### TO DO
From the listing below, return every line with the string "solve" in it.

SUPPLIED MATERIAL Block Start

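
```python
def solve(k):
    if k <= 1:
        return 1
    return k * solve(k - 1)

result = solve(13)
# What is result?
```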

SUPPLIED MATERIAL Block End

### YOUR SOLUTION
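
def solve(k):
    return k * solve(k - 1)
result = solve(13)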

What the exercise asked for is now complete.